(Task input)

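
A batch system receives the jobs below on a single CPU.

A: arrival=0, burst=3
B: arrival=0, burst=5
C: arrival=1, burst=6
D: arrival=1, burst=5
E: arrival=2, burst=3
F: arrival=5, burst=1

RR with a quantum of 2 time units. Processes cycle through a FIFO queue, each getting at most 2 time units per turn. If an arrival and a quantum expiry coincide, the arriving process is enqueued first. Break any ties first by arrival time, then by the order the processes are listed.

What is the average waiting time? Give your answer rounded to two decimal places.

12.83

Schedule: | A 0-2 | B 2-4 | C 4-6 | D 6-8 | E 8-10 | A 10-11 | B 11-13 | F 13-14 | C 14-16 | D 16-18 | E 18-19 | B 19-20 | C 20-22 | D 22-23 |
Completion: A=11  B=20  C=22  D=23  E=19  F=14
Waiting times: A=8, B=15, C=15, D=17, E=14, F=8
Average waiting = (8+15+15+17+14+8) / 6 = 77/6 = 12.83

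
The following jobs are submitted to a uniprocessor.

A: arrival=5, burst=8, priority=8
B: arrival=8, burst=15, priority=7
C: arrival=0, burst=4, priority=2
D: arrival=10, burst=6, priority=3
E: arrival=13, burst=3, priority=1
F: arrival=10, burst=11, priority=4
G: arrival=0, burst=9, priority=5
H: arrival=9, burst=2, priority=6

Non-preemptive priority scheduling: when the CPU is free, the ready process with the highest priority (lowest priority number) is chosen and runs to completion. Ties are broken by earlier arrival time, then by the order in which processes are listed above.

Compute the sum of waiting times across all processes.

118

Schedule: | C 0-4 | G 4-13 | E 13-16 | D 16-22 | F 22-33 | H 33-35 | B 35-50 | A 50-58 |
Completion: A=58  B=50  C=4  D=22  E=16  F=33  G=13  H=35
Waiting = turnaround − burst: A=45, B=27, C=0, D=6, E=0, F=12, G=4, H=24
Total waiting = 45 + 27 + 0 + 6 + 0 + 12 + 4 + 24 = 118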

(End Task input)
(Task input)

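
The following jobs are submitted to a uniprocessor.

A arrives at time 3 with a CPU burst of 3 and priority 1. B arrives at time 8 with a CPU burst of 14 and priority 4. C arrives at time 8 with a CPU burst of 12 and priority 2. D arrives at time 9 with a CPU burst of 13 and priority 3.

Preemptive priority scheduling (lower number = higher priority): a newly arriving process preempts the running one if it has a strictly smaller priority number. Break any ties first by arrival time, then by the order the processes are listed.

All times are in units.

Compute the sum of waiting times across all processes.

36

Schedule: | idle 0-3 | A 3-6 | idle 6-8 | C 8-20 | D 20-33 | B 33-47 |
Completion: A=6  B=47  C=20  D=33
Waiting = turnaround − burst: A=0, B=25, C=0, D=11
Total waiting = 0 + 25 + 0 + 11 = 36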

(End Task input)

## Task description
Return word for word the lines above from the line with "B: arrival=0, burst=5" to the line with "RR with a quantum", including both and leaving out all others.

## Exercise answer
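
B: arrival=0, burst=5
C: arrival=1, burst=6
D: arrival=1, burst=5
E: arrival=2, burst=3
F: arrival=5, burst=1

RR with a quantum of 2 time units. Processes cycle through a FIFO queue, each getting at most 2 time units per turn. If an arrival and a quantum expiry coincide, the arriving process is enqueued first. Break any ties first by arrival time, then by the order the processes are listed.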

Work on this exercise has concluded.